#### WHAT IS BEING ASKED:
Would you retype all of these records exactly?

[Dataset records]
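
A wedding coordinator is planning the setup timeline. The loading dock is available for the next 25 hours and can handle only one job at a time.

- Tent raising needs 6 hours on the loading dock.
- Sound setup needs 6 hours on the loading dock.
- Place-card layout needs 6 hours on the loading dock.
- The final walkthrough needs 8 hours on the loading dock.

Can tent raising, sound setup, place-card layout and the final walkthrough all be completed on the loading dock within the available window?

Running back to back, the jobs need 6 + 6 + 6 + 8 = 26 hours on the loading dock.
Since 26 > 25, they cannot all fit.

No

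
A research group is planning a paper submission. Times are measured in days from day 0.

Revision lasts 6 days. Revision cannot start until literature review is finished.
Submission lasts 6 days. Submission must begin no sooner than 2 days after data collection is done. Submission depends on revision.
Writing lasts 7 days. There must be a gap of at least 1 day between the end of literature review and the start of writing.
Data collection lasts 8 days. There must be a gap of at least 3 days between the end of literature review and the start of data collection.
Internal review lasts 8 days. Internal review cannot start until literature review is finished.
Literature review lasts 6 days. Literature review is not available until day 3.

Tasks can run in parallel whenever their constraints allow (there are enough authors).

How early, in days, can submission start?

Literature review cannot begin until its own release at day 3. It runs from day 3 to 3 + 6 = day 9.
Revision cannot begin until literature review (finishes day 9). It runs from day 9 to 9 + 6 = day 15.
Data collection cannot begin until literature review (finishes day 9, plus 3-day gap → day 12). It runs from day 12 to 12 + 8 = day 20.
Submission waits on data collection (finishes day 20, plus 2-day gap → day 22); revision (finishes day 15). The latest of these is day 22, which is the earliest submission can start.

22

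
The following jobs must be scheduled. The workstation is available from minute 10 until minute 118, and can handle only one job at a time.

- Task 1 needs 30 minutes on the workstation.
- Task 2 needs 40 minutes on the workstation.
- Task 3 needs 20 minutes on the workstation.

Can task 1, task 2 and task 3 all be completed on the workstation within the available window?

Yes

The workstation window is 118 − 10 = 108 minutes.
Running back to back, the jobs need 30 + 40 + 20 = 90 minutes on the workstation.
Since 90 ≤ 108, they fit within the window.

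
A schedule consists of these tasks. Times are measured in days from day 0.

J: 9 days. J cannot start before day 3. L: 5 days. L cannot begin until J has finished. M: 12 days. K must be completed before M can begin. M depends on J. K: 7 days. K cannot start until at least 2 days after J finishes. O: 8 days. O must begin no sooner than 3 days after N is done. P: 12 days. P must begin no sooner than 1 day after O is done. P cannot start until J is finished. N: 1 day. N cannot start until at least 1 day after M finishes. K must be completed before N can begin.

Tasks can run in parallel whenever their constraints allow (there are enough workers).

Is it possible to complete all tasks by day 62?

After its own release at day 3, J can start at day 3 and finishes at day 12.
L cannot begin until J (finishes day 12). It runs from day 12 to 12 + 5 = day 17.
After J (finishes day 12, plus 2-day gap → day 14), K can start at day 14 and finishes at day 21.
M needs all of K (finishes day 21); J (finishes day 12). That puts its earliest start at day 21; it finishes at 21 + 12 = day 33.
For N: M (finishes day 33, plus 1-day gap → day 34); K (finishes day 21). Taking the maximum gives a start of day 34, and it finishes at 34 + 1 = day 35.
After N (finishes day 35, plus 3-day gap → day 38), O can start at day 38 and finishes at day 46.
For P: O (finishes day 46, plus 1-day gap → day 47); J (finishes day 12). Taking the maximum gives a start of day 47, and it finishes at 47 + 12 = day 59.
Every task is finished by day 59, which is no later than the deadline of 62, so the schedule is feasible.

Yes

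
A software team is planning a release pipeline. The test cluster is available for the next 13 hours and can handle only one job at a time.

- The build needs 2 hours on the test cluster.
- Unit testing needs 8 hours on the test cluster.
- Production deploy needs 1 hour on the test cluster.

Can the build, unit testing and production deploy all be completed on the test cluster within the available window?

Running back to back, the jobs need 2 + 8 + 1 = 11 hours on the test cluster.
Since 11 ≤ 13, they fit within the window.

Yes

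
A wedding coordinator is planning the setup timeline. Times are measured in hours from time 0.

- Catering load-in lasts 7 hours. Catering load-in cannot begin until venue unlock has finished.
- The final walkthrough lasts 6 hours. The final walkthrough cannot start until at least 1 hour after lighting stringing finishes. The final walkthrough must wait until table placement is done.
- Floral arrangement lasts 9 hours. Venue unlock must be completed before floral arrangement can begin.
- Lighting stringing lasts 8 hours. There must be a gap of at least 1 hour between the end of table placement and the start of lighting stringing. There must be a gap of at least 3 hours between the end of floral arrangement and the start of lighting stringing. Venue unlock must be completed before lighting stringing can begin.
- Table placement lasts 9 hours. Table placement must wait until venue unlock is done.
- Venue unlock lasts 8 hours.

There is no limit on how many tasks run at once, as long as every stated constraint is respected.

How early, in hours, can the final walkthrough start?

Venue unlock has no prerequisites, so it starts at hour 0 and finishes at hour 8.
Floral arrangement cannot begin until venue unlock (finishes hour 8). It runs from hour 8 to 8 + 9 = hour 17.
Table placement waits on venue unlock (finishes hour 8), so it starts at hour 8 and finishes at 8 + 9 = hour 17.
Lighting stringing cannot start until table placement (finishes hour 17, plus 1-hour gap → hour 18); floral arrangement (finishes hour 17, plus 3-hour gap → hour 20); venue unlock (finishes hour 8). The controlling bound is hour 20, so lighting stringing finishes at 20 + 8 = hour 28.
The final walkthrough waits on lighting stringing (finishes hour 28, plus 1-hour gap → hour 29); table placement (finishes hour 17). The latest of these is hour 29, which is the earliest the final walkthrough can start.

29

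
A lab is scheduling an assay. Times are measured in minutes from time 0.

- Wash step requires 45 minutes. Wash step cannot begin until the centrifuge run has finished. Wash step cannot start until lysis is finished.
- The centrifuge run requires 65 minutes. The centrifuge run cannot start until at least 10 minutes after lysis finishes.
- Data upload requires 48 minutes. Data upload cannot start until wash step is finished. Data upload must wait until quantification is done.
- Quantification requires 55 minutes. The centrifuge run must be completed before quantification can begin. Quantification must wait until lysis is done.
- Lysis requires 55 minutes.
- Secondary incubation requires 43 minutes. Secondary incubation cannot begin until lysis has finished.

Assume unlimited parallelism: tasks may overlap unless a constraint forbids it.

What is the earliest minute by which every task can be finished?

Lysis has no prerequisites, so it starts at minute 0 and finishes at minute 55.
Secondary incubation waits on lysis (finishes minute 55), so it starts at minute 55 and finishes at 55 + 43 = minute 98.
The centrifuge run cannot begin until lysis (finishes minute 55, plus 10-minute gap → minute 65). It runs from minute 65 to 65 + 65 = minute 130.
Quantification needs all of the centrifuge run (finishes minute 130); lysis (finishes minute 55). That puts its earliest start at minute 130; it finishes at 130 + 55 = minute 185.
Wash step has to wait for the centrifuge run (finishes minute 130); lysis (finishes minute 55). The latest of these is minute 130, so wash step runs minute 130 to 130 + 45 = minute 175.
Data upload needs all of wash step (finishes minute 175); quantification (finishes minute 185). That puts its earliest start at minute 185; it finishes at 185 + 48 = minute 233.
All tasks are finished once the last one completes. Finish times: Lysis at 55, The centrifuge run at 130, Wash step at 175, Secondary incubation at 98, Quantification at 185, Data upload at 233. The latest is minute 233.

233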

#### WRITTEN ANSWER:
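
A wedding coordinator is planning the setup timeline. The loading dock is available for the next 25 hours and can handle only one job at a time.

- Tent raising needs 6 hours on the loading dock.
- Sound setup needs 6 hours on the loading dock.
- Place-card layout needs 6 hours on the loading dock.
- The final walkthrough needs 8 hours on the loading dock.

Can tent raising, sound setup, place-card layout and the final walkthrough all be completed on the loading dock within the available window?

Running back to back, the jobs need 6 + 6 + 6 + 8 = 26 hours on the loading dock.
Since 26 > 25, they cannot all fit.

No

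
A research group is planning a paper submission. Times are measured in days from day 0.

Revision lasts 6 days. Revision cannot start until literature review is finished.
Submission lasts 6 days. Submission must begin no sooner than 2 days after data collection is done. Submission depends on revision.
Writing lasts 7 days. There must be a gap of at least 1 day between the end of literature review and the start of writing.
Data collection lasts 8 days. There must be a gap of at least 3 days between the end of literature review and the start of data collection.
Internal review lasts 8 days. Internal review cannot start until literature review is finished.
Literature review lasts 6 days. Literature review is not available until day 3.

Tasks can run in parallel whenever their constraints allow (there are enough authors).

How early, in days, can submission start?

Literature review cannot begin until its own release at day 3. It runs from day 3 to 3 + 6 = day 9.
Revision cannot begin until literature review (finishes day 9). It runs from day 9 to 9 + 6 = day 15.
Data collection cannot begin until literature review (finishes day 9, plus 3-day gap → day 12). It runs from day 12 to 12 + 8 = day 20.
Submission waits on data collection (finishes day 20, plus 2-day gap → day 22); revision (finishes day 15). The latest of these is day 22, which is the earliest submission can start.

22

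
The following jobs must be scheduled. The workstation is available from minute 10 until minute 118, and can handle only one job at a time.

- Task 1 needs 30 minutes on the workstation.
- Task 2 needs 40 minutes on the workstation.
- Task 3 needs 20 minutes on the workstation.

Can task 1, task 2 and task 3 all be completed on the workstation within the available window?

Yes

The workstation window is 118 − 10 = 108 minutes.
Running back to back, the jobs need 30 + 40 + 20 = 90 minutes on the workstation.
Since 90 ≤ 108, they fit within the window.

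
A schedule consists of these tasks. Times are measured in days from day 0.

J: 9 days. J cannot start before day 3. L: 5 days. L cannot begin until J has finished. M: 12 days. K must be completed before M can begin. M depends on J. K: 7 days. K cannot start until at least 2 days after J finishes. O: 8 days. O must begin no sooner than 3 days after N is done. P: 12 days. P must begin no sooner than 1 day after O is done. P cannot start until J is finished. N: 1 day. N cannot start until at least 1 day after M finishes. K must be completed before N can begin.

Tasks can run in parallel whenever their constraints allow (there are enough workers).

Is it possible to complete all tasks by day 62?

After its own release at day 3, J can start at day 3 and finishes at day 12.
L cannot begin until J (finishes day 12). It runs from day 12 to 12 + 5 = day 17.
After J (finishes day 12, plus 2-day gap → day 14), K can start at day 14 and finishes at day 21.
M needs all of K (finishes day 21); J (finishes day 12). That puts its earliest start at day 21; it finishes at 21 + 12 = day 33.
For N: M (finishes day 33, plus 1-day gap → day 34); K (finishes day 21). Taking the maximum gives a start of day 34, and it finishes at 34 + 1 = day 35.
After N (finishes day 35, plus 3-day gap → day 38), O can start at day 38 and finishes at day 46.
For P: O (finishes day 46, plus 1-day gap → day 47); J (finishes day 12). Taking the maximum gives a start of day 47, and it finishes at 47 + 12 = day 59.
Every task is finished by day 59, which is no later than the deadline of 62, so the schedule is feasible.

Yes

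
A software team is planning a release pipeline. The test cluster is available for the next 13 hours and can handle only one job at a time.

- The build needs 2 hours on the test cluster.
- Unit testing needs 8 hours on the test cluster.
- Production deploy needs 1 hour on the test cluster.

Can the build, unit testing and production deploy all be completed on the test cluster within the available window?

Running back to back, the jobs need 2 + 8 + 1 = 11 hours on the test cluster.
Since 11 ≤ 13, they fit within the window.

Yes

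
A wedding coordinator is planning the setup timeline. Times are measured in hours from time 0.

- Catering load-in lasts 7 hours. Catering load-in cannot begin until venue unlock has finished.
- The final walkthrough lasts 6 hours. The final walkthrough cannot start until at least 1 hour after lighting stringing finishes. The final walkthrough must wait until table placement is done.
- Floral arrangement lasts 9 hours. Venue unlock must be completed before floral arrangement can begin.
- Lighting stringing lasts 8 hours. There must be a gap of at least 1 hour between the end of table placement and the start of lighting stringing. There must be a gap of at least 3 hours between the end of floral arrangement and the start of lighting stringing. Venue unlock must be completed before lighting stringing can begin.
- Table placement lasts 9 hours. Table placement must wait until venue unlock is done.
- Venue unlock lasts 8 hours.

There is no limit on how many tasks run at once, as long as every stated constraint is respected.

How early, in hours, can the final walkthrough start?

Venue unlock has no prerequisites, so it starts at hour 0 and finishes at hour 8.
Floral arrangement cannot begin until venue unlock (finishes hour 8). It runs from hour 8 to 8 + 9 = hour 17.
Table placement waits on venue unlock (finishes hour 8), so it starts at hour 8 and finishes at 8 + 9 = hour 17.
Lighting stringing cannot start until table placement (finishes hour 17, plus 1-hour gap → hour 18); floral arrangement (finishes hour 17, plus 3-hour gap → hour 20); venue unlock (finishes hour 8). The controlling bound is hour 20, so lighting stringing finishes at 20 + 8 = hour 28.
The final walkthrough waits on lighting stringing (finishes hour 28, plus 1-hour gap → hour 29); table placement (finishes hour 17). The latest of these is hour 29, which is the earliest the final walkthrough can start.

29

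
A lab is scheduling an assay. Times are measured in minutes from time 0.

- Wash step requires 45 minutes. Wash step cannot begin until the centrifuge run has finished. Wash step cannot start until lysis is finished.
- The centrifuge run requires 65 minutes. The centrifuge run cannot start until at least 10 minutes after lysis finishes.
- Data upload requires 48 minutes. Data upload cannot start until wash step is finished. Data upload must wait until quantification is done.
- Quantification requires 55 minutes. The centrifuge run must be completed before quantification can begin. Quantification must wait until lysis is done.
- Lysis requires 55 minutes.
- Secondary incubation requires 43 minutes. Secondary incubation cannot begin until lysis has finished.

Assume unlimited parallelism: tasks may overlap unless a constraint forbids it.

What is the earliest minute by which every task can be finished?

Lysis has no prerequisites, so it starts at minute 0 and finishes at minute 55.
Secondary incubation waits on lysis (finishes minute 55), so it starts at minute 55 and finishes at 55 + 43 = minute 98.
The centrifuge run cannot begin until lysis (finishes minute 55, plus 10-minute gap → minute 65). It runs from minute 65 to 65 + 65 = minute 130.
Quantification needs all of the centrifuge run (finishes minute 130); lysis (finishes minute 55). That puts its earliest start at minute 130; it finishes at 130 + 55 = minute 185.
Wash step has to wait for the centrifuge run (finishes minute 130); lysis (finishes minute 55). The latest of these is minute 130, so wash step runs minute 130 to 130 + 45 = minute 175.
Data upload needs all of wash step (finishes minute 175); quantification (finishes minute 185). That puts its earliest start at minute 185; it finishes at 185 + 48 = minute 233.
All tasks are finished once the last one completes. Finish times: Lysis at 55, The centrifuge run at 130, Wash step at 175, Secondary incubation at 98, Quantification at 185, Data upload at 233. The latest is minute 233.

233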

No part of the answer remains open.